Entries taken from a collection:
----
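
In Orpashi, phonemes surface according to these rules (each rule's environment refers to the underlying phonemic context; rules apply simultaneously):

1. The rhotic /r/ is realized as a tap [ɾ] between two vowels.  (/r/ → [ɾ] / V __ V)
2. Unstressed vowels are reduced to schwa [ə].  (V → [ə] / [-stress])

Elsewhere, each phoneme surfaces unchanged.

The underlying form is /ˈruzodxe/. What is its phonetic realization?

/r/ — word-initial; rule 1 does not apply here → [r].
/u/ (between /r/ and /z/) fails the environment for rule 2, so it stays [u].
Rule 2 applies to /o/ (between /z/ and /d/: in an unstressed syllable) → [ə].
Rule 2 applies to /e/ (word-final: in an unstressed syllable) → [ə].

[ˈruzədxə]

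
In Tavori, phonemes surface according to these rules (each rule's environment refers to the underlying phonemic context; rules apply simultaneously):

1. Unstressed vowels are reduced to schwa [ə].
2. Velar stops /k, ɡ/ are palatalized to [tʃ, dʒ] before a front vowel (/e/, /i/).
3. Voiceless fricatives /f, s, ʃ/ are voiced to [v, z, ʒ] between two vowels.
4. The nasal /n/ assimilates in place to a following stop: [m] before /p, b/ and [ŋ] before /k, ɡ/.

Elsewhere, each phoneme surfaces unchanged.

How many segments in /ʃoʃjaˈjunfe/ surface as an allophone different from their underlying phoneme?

Segments that undergo a rule: /o/ → [ə] (rule 1); /a/ → [ə] (rule 1); /e/ → [ə] (rule 1).
All other segments surface unchanged.

3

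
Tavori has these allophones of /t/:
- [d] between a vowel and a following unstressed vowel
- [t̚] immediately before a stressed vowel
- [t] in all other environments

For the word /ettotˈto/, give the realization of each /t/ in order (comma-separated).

[t], [t], [t], [t̚]

Occurrence 1 (position 2): no conditioning environment matches → elsewhere allophone [t].
Occurrence 2 (position 3): no conditioning environment matches → elsewhere allophone [t].
Occurrence 3 (position 5): no conditioning environment matches → elsewhere allophone [t].
Occurrence 4 (position 6): immediately before a stressed vowel → [t̚].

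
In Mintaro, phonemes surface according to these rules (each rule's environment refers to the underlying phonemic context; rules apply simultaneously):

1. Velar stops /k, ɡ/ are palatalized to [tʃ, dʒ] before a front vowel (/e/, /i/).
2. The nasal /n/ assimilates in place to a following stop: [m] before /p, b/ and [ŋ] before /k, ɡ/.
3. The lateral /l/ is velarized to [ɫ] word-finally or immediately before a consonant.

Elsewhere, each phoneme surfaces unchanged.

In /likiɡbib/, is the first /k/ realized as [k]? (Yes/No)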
----
Word for word, retype the lines from the one containing "1. Velar stops" through the final line of the data, including both ends and nothing more.

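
1. Velar stops /k, ɡ/ are palatalized to [tʃ, dʒ] before a front vowel (/e/, /i/).
2. The nasal /n/ assimilates in place to a following stop: [m] before /p, b/ and [ŋ] before /k, ɡ/.
3. The lateral /l/ is velarized to [ɫ] word-finally or immediately before a consonant.

Elsewhere, each phoneme surfaces unchanged.

In /likiɡbib/, is the first /k/ realized as [k]? (Yes/No)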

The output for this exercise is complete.